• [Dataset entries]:
Segment Open

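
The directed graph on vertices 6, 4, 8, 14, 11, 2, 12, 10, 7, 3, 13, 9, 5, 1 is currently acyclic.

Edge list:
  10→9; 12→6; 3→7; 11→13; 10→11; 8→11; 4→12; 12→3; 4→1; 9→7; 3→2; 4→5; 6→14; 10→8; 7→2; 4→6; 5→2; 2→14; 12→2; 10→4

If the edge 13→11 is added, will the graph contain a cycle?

Yes

Adding 13→11 creates a cycle iff 11 can already reach 13.
Path from 11: 11 → 13.
So 11 → … → 13 → 11 is a cycle.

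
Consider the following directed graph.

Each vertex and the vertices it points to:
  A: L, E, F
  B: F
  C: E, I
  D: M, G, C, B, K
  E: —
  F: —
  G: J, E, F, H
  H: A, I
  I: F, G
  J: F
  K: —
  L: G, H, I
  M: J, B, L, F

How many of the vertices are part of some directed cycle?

5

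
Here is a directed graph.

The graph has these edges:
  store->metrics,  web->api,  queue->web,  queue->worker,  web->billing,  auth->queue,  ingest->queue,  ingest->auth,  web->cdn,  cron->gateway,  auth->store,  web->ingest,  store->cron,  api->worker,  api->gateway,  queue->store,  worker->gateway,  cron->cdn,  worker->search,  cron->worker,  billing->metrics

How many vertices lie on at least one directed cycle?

A vertex is on a directed cycle iff it belongs to a strongly connected component of size ≥ 2 (or has a self-loop).
The vertices on cycles are {web, auth, queue, ingest} — 4 in total.

4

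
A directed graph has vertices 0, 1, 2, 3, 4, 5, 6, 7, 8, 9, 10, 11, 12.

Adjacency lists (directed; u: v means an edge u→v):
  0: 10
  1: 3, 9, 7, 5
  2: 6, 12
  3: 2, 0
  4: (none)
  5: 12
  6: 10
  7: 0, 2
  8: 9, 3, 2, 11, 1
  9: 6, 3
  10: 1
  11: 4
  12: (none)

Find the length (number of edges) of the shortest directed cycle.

4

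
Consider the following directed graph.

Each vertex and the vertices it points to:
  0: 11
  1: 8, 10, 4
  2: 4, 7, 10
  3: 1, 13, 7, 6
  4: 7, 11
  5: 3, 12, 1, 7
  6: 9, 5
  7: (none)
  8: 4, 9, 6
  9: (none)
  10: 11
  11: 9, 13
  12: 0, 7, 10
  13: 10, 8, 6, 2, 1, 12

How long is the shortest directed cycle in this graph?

3

For each vertex v, BFS finds the shortest path from v back to v.
The shortest such closed walk is 3 → 6 → 5 → 3, length 3.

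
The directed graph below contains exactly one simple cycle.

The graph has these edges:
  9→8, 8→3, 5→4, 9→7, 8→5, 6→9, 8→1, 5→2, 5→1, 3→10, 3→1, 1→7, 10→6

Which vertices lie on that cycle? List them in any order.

DFS with gray/black marking from 8:
8 gray
  3 gray
    10 gray
      6 gray
        9 gray
          9→8: 8 is gray → back edge
Back edge closes the cycle 8 → 3 → 10 → 6 → 9 → 8; its vertices are {3, 6, 8, 9, 10}.

3, 6, 8, 9, 10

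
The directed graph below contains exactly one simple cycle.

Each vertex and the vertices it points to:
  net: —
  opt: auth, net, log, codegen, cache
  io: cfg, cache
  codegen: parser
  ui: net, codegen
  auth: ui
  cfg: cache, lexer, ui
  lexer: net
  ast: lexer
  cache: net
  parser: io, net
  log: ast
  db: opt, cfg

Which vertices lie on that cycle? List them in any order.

io, ui, cfg, parser, codegen

DFS with gray/black marking from codegen:
codegen gray
  parser gray
    io gray
      cfg gray
        cache gray
          net gray
          net black
        cache black
        lexer gray
          lexer→net: net black — skip
        lexer black
        ui gray
          ui→net: net black — skip
          ui→codegen: codegen is gray → back edge
Back edge closes the cycle codegen → parser → io → cfg → ui → codegen; its vertices are {io, ui, cfg, parser, codegen}.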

Segment Closed

• [Instructions to follow]: In the data above, retype exactly and only the lines between the one holding "10→9; 12→6; 3→7;" and the one holding "13: 10, 8, 6, 2, 1, 12", inclusive.

• [Completed exercise]:
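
  10→9; 12→6; 3→7; 11→13; 10→11; 8→11; 4→12; 12→3; 4→1; 9→7; 3→2; 4→5; 6→14; 10→8; 7→2; 4→6; 5→2; 2→14; 12→2; 10→4

If the edge 13→11 is added, will the graph contain a cycle?

Yes

Adding 13→11 creates a cycle iff 11 can already reach 13.
Path from 11: 11 → 13.
So 11 → … → 13 → 11 is a cycle.

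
Consider the following directed graph.

Each vertex and the vertices it points to:
  A: L, E, F
  B: F
  C: E, I
  D: M, G, C, B, K
  E: —
  F: —
  G: J, E, F, H
  H: A, I
  I: F, G
  J: F
  K: —
  L: G, H, I
  M: J, B, L, F

How many of the vertices are part of some directed cycle?

5

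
Here is a directed graph.

The graph has these edges:
  store->metrics,  web->api,  queue->web,  queue->worker,  web->billing,  auth->queue,  ingest->queue,  ingest->auth,  web->cdn,  cron->gateway,  auth->store,  web->ingest,  store->cron,  api->worker,  api->gateway,  queue->store,  worker->gateway,  cron->cdn,  worker->search,  cron->worker,  billing->metrics

How many vertices lie on at least one directed cycle?

A vertex is on a directed cycle iff it belongs to a strongly connected component of size ≥ 2 (or has a self-loop).
The vertices on cycles are {web, auth, queue, ingest} — 4 in total.

4

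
A directed graph has vertices 0, 1, 2, 3, 4, 5, 6, 7, 8, 9, 10, 11, 12.

Adjacency lists (directed; u: v means an edge u→v):
  0: 10
  1: 3, 9, 7, 5
  2: 6, 12
  3: 2, 0
  4: (none)
  5: 12
  6: 10
  7: 0, 2
  8: 9, 3, 2, 11, 1
  9: 6, 3
  10: 1
  11: 4
  12: (none)

Find the length (number of edges) of the shortest directed cycle.

4

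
Consider the following directed graph.

Each vertex and the vertices it points to:
  0: 11
  1: 8, 10, 4
  2: 4, 7, 10
  3: 1, 13, 7, 6
  4: 7, 11
  5: 3, 12, 1, 7
  6: 9, 5
  7: (none)
  8: 4, 9, 6
  9: (none)
  10: 11
  11: 9, 13
  12: 0, 7, 10
  13: 10, 8, 6, 2, 1, 12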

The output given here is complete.